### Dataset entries
__________

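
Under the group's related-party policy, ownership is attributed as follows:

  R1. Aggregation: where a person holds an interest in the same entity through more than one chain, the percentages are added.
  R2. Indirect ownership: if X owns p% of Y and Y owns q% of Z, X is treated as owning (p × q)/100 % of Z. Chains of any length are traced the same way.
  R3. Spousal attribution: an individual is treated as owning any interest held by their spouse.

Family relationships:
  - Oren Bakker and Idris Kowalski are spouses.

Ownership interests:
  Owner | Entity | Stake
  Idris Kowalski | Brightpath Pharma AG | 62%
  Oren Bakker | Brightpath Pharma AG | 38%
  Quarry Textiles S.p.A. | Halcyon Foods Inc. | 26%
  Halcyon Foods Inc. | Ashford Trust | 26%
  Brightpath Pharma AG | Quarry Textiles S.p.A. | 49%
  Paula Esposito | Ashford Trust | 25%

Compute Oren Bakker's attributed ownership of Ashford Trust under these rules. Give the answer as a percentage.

By spousal attribution (R3), Oren Bakker is treated as also owning Idris Kowalski's interest in Brightpath Pharma AG, giving 38% + 62% = 100%.
Chain via Brightpath Pharma AG → Quarry Textiles S.p.A. → Halcyon Foods Inc. (R2): 100% × 49% × 26% × 26% = 3.3124% of Ashford Trust.

3.3124%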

__________

### Action item
Only this range is to be output: the line that contains "R2. Indirect ownership: if" through the last line of the records above, both inclusive.

### Exercise result
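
  R2. Indirect ownership: if X owns p% of Y and Y owns q% of Z, X is treated as owning (p × q)/100 % of Z. Chains of any length are traced the same way.
  R3. Spousal attribution: an individual is treated as owning any interest held by their spouse.

Family relationships:
  - Oren Bakker and Idris Kowalski are spouses.

Ownership interests:
  Owner | Entity | Stake
  Idris Kowalski | Brightpath Pharma AG | 62%
  Oren Bakker | Brightpath Pharma AG | 38%
  Quarry Textiles S.p.A. | Halcyon Foods Inc. | 26%
  Halcyon Foods Inc. | Ashford Trust | 26%
  Brightpath Pharma AG | Quarry Textiles S.p.A. | 49%
  Paula Esposito | Ashford Trust | 25%

Compute Oren Bakker's attributed ownership of Ashford Trust under these rules. Give the answer as a percentage.

By spousal attribution (R3), Oren Bakker is treated as also owning Idris Kowalski's interest in Brightpath Pharma AG, giving 38% + 62% = 100%.
Chain via Brightpath Pharma AG → Quarry Textiles S.p.A. → Halcyon Foods Inc. (R2): 100% × 49% × 26% × 26% = 3.3124% of Ashford Trust.

3.3124%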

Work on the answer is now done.